**How to complete this task:** List every line in this data where the string "finite" occurs.

**Data in this exercise:**
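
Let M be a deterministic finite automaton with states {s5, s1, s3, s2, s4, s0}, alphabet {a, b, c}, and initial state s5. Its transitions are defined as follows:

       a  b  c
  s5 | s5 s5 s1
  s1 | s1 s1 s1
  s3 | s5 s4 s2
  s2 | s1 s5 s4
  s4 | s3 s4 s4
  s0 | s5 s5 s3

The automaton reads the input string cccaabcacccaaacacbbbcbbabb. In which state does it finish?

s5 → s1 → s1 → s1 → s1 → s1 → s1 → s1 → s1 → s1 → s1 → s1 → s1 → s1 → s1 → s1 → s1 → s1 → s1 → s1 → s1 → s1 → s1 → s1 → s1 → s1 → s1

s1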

...

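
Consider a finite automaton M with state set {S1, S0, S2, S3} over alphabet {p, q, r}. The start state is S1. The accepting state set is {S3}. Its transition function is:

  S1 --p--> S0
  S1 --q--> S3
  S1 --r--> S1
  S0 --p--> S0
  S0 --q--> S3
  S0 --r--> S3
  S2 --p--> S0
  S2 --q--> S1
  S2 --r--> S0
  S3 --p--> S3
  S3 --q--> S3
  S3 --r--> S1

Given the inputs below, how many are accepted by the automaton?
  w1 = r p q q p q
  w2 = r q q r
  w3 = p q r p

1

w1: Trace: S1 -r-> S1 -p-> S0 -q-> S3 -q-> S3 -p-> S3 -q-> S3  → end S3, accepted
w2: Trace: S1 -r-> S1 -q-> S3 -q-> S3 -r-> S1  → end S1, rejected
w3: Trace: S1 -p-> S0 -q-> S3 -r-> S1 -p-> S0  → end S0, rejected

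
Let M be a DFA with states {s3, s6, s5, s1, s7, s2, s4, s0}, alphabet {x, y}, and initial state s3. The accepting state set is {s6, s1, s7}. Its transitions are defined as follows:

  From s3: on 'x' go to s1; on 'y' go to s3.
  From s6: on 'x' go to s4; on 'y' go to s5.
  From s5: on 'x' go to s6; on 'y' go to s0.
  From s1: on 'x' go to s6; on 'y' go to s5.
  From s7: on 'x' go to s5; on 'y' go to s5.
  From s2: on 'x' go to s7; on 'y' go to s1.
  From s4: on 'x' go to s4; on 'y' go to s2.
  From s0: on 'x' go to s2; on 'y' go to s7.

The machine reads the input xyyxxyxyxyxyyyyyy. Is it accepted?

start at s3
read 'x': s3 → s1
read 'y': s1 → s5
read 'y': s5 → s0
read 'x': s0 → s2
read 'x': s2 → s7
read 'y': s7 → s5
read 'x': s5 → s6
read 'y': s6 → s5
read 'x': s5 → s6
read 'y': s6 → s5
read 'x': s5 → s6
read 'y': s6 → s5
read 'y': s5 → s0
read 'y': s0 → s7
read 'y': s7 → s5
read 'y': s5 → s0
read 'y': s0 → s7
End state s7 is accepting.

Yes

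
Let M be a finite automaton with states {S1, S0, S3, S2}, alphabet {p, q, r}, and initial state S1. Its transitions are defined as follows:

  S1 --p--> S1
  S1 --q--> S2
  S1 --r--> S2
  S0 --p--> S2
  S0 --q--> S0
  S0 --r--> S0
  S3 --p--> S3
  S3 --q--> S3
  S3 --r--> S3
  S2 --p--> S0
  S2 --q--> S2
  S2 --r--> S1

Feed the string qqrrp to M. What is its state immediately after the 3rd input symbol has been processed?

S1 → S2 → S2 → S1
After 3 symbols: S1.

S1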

---

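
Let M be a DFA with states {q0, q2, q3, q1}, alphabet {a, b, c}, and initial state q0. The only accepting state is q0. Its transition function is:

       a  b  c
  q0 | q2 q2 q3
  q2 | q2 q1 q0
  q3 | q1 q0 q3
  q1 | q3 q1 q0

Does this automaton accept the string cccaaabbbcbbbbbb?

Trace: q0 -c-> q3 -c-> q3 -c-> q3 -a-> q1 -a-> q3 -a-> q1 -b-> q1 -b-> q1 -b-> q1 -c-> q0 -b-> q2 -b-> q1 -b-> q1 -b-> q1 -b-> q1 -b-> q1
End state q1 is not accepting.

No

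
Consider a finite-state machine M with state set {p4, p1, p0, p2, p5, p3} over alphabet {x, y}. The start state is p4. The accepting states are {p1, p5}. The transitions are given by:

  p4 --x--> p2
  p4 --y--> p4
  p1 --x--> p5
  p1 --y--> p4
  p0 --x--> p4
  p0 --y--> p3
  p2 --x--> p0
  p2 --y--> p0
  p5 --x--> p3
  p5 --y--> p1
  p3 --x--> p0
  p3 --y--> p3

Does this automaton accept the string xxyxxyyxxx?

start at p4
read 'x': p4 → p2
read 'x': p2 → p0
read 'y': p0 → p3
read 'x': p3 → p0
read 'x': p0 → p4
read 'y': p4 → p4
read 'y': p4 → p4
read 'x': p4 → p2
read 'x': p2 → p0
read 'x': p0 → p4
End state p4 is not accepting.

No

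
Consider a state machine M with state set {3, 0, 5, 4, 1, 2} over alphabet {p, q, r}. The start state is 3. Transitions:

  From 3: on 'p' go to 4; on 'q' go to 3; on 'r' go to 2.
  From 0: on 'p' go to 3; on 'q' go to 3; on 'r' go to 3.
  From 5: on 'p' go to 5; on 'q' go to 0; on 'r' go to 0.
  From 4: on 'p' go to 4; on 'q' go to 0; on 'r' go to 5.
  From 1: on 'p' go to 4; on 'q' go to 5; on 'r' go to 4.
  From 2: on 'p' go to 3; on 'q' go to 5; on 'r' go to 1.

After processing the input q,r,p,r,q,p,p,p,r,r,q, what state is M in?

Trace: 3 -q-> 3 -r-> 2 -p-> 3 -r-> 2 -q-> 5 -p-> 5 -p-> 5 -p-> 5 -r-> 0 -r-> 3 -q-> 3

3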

**Answer space:**
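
Let M be a deterministic finite automaton with states {s5, s1, s3, s2, s4, s0}, alphabet {a, b, c}, and initial state s5. Its transitions are defined as follows:
Consider a finite automaton M with state set {S1, S0, S2, S3} over alphabet {p, q, r}. The start state is S1. The accepting state set is {S3}. Its transition function is:
Let M be a finite automaton with states {S1, S0, S3, S2}, alphabet {p, q, r}, and initial state S1. Its transitions are defined as follows:
Consider a finite-state machine M with state set {p4, p1, p0, p2, p5, p3} over alphabet {x, y}. The start state is p4. The accepting states are {p1, p5}. The transitions are given by: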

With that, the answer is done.